Problem statement: From the line with "Let J/6 = (-83479" through the line with "Answer: -31805138", repeat the entries verbatim, both end lines included, and add nothing.

----- Record set

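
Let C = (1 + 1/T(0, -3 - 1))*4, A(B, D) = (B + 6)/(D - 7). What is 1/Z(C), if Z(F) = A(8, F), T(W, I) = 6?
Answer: -1/6 ≈ -0.16667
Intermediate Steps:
A(B, D) = (6 + B)/(-7 + D)
C = 14/3 (C = (1 + 1/6)*4 = (7/6)*4 = 14/3 ≈ 4.6667)
Z(F) = 14/(-7 + F) (Z(F) = (6 + 8)/(-7 + F) = 14/(-7 + F))
1/Z(C) = 1/(14/(-7 + 14/3)) = 1/(14/(-7/3)) = 1/(14*(-3/7)) = 1/(-6) = -1/6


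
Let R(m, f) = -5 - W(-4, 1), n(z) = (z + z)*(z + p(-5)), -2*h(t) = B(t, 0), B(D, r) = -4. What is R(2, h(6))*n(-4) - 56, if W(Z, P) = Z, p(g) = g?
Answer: -128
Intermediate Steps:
h(t) = 2 (h(t) = -½*(-4) = 2)
n(z) = 2*z*(-5 + z) (n(z) = (z + z)*(z - 5) = (2*z)*(-5 + z) = 2*z*(-5 + z))
R(m, f) = -1 (R(m, f) = -5 - 1*(-4) = -5 + 4 = -1)
R(2, h(6))*n(-4) - 56 = -2*(-4)*(-5 - 4) - 56 = -2*(-4)*(-9) - 56 = -1*72 - 56 = -72 - 56 = -128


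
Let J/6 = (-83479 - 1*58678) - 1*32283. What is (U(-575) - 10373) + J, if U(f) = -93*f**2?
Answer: -31805138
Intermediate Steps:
J = -1046640 (J = 6*((-83479 - 1*58678) - 1*32283) = 6*((-83479 - 58678) - 32283) = 6*(-142157 - 32283) = 6*(-174440) = -1046640)
(U(-575) - 10373) + J = (-93*(-575)**2 - 10373) - 1046640 = (-93*330625 - 10373) - 1046640 = (-30748125 - 10373) - 1046640 = -30758498 - 1046640 = -31805138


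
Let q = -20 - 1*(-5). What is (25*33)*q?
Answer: -12375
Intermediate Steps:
q = -15 (q = -20 + 5 = -15)
(25*33)*q = (25*33)*(-15) = 825*(-15) = -12375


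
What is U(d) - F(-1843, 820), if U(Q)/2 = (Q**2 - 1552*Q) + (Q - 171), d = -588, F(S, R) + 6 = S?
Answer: 2516971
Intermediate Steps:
F(S, R) = -6 + S
U(Q) = -342 - 3102*Q + 2*Q**2 (U(Q) = 2*((Q**2 - 1552*Q) + (Q - 171)) = 2*((Q**2 - 1552*Q) + (-171 + Q)) = 2*(-171 + Q**2 - 1551*Q) = -342 - 3102*Q + 2*Q**2)
U(d) - F(-1843, 820) = (-342 - 3102*(-588) + 2*(-588)**2) - (-6 - 1843) = (-342 + 1823976 + 2*345744) - 1*(-1849) = (-342 + 1823976 + 691488) + 1849 = 2515122 + 1849 = 2516971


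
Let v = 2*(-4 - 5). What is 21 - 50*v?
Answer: 921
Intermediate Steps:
v = -18 (v = 2*(-9) = -18)
21 - 50*v = 21 - 50*(-18) = 21 + 900 = 921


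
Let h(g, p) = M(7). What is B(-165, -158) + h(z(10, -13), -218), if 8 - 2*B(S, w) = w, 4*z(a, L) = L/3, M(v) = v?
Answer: 90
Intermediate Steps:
z(a, L) = L/12 (z(a, L) = (L/3)/4 = L/12)
B(S, w) = 4 - w/2
h(g, p) = 7
B(-165, -158) + h(z(10, -13), -218) = (4 - 1/2*(-158)) + 7 = (4 + 79) + 7 = 83 + 7 = 90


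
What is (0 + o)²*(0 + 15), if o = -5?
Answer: 375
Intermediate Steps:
(0 + o)²*(0 + 15) = (0 - 5)²*(0 + 15) = (-5)²*15 = 25*15 = 375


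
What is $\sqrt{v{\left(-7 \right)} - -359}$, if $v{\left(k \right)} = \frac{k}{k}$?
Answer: $6 \sqrt{10} \approx 18.974$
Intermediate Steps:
$v{\left(k \right)} = 1$
$\sqrt{v{\left(-7 \right)} - -359} = \sqrt{1 - -359} = \sqrt{1 + 359} = \sqrt{360} = 6 \sqrt{10}$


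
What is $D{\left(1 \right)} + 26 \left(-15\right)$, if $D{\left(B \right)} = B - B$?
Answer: $-390$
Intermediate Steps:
$D{\left(B \right)} = 0$
$D{\left(1 \right)} + 26 \left(-15\right) = 0 + 26 \left(-15\right) = 0 - 390 = -390$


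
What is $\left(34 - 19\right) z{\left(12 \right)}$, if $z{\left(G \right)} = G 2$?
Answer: $360$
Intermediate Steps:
$z{\left(G \right)} = 2 G$
$\left(34 - 19\right) z{\left(12 \right)} = \left(34 - 19\right) 2 \cdot 12 = 15 \cdot 24 = 360$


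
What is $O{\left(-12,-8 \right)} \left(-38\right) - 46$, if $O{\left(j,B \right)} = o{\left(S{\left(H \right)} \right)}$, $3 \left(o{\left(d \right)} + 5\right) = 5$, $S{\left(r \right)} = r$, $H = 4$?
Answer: $\frac{242}{3} \approx 80.667$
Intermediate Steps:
$o{\left(d \right)} = - \frac{10}{3}$ ($o{\left(d \right)} = -5 + \frac{1}{3} \cdot 5 = -5 + \frac{5}{3} = - \frac{10}{3}$)
$O{\left(j,B \right)} = - \frac{10}{3}$
$O{\left(-12,-8 \right)} \left(-38\right) - 46 = \left(- \frac{10}{3}\right) \left(-38\right) - 46 = \frac{380}{3} - 46 = \frac{242}{3}$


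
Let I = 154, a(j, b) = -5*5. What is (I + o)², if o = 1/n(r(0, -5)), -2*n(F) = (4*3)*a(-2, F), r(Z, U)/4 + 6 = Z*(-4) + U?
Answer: 533656201/22500 ≈ 23718.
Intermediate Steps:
a(j, b) = -25
r(Z, U) = -24 - 16*Z + 4*U (r(Z, U) = -24 + 4*(Z*(-4) + U) = -24 + 4*(-4*Z + U) = -24 + 4*(U - 4*Z) = -24 + (-16*Z + 4*U) = -24 - 16*Z + 4*U)
n(F) = 150 (n(F) = -4*3*(-25)/2 = -6*(-25) = -½*(-300) = 150)
o = 1/150 ≈ 0.0066667
(I + o)² = (154 + 1/150)² = (23101/150)² = 533656201/22500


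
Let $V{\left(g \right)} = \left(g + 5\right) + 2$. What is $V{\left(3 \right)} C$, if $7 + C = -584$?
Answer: $-5910$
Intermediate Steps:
$V{\left(g \right)} = 7 + g$ ($V{\left(g \right)} = \left(5 + g\right) + 2 = 7 + g$)
$C = -591$ ($C = -7 - 584 = -591$)
$V{\left(3 \right)} C = \left(7 + 3\right) \left(-591\right) = 10 \left(-591\right) = -5910$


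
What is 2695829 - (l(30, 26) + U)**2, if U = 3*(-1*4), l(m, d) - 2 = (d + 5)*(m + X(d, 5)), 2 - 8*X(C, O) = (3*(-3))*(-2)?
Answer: 1959665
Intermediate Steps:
X(C, O) = -2 (X(C, O) = 1/4 - 3*(-3)*(-2)/8 = 1/4 - (-9)*(-2)/8 = 1/4 - 1/8*18 = 1/4 - 9/4 = -2)
l(m, d) = 2 + (-2 + m)*(5 + d) (l(m, d) = 2 + (d + 5)*(m - 2) = 2 + (5 + d)*(-2 + m) = 2 + (-2 + m)*(5 + d))
U = -12 (U = 3*(-4) = -12)
2695829 - (l(30, 26) + U)**2 = 2695829 - ((-8 - 2*26 + 5*30 + 26*30) - 12)**2 = 2695829 - ((-8 - 52 + 150 + 780) - 12)**2 = 2695829 - (870 - 12)**2 = 2695829 - 1*858**2 = 2695829 - 1*736164 = 2695829 - 736164 = 1959665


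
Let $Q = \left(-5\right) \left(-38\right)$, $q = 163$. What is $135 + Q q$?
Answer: $31105$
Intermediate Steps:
$Q = 190$
$135 + Q q = 135 + 190 \cdot 163 = 135 + 30970 = 31105$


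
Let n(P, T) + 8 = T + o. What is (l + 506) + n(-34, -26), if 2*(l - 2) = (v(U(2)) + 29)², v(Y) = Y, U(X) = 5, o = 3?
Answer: 1055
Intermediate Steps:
n(P, T) = -5 + T (n(P, T) = -8 + (T + 3) = -8 + (3 + T) = -5 + T)
l = 580 (l = 2 + (5 + 29)²/2 = 2 + (½)*34² = 2 + (½)*1156 = 2 + 578 = 580)
(l + 506) + n(-34, -26) = (580 + 506) + (-5 - 26) = 1086 - 31 = 1055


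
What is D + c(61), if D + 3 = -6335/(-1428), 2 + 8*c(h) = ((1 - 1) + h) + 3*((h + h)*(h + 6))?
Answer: 1254217/408 ≈ 3074.1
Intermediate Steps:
c(h) = -1/4 + h/8 + 3*h*(6 + h)/4 (c(h) = -1/4 + (((1 - 1) + h) + 3*((h + h)*(h + 6)))/8 = -1/4 + ((0 + h) + 3*((2*h)*(6 + h)))/8 = -1/4 + (h + 3*(2*h*(6 + h)))/8 = -1/4 + (h + 6*h*(6 + h))/8 = -1/4 + (h/8 + 3*h*(6 + h)/4) = -1/4 + h/8 + 3*h*(6 + h)/4)
D = 293/204 (D = -3 - 6335/(-1428) = -3 - 6335*(-1/1428) = -3 + 905/204 = 293/204 ≈ 1.4363)
D + c(61) = 293/204 + (-1/4 + (3/4)*61**2 + (37/8)*61) = 293/204 + (-1/4 + (3/4)*3721 + 2257/8) = 293/204 + (-1/4 + 11163/4 + 2257/8) = 293/204 + 24581/8 = 1254217/408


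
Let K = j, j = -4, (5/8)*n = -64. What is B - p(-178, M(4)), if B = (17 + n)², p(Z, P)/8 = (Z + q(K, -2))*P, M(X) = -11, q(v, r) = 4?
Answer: -200471/25 ≈ -8018.8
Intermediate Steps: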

----------

Exercise result:
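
Let J/6 = (-83479 - 1*58678) - 1*32283. What is (U(-575) - 10373) + J, if U(f) = -93*f**2?
Answer: -31805138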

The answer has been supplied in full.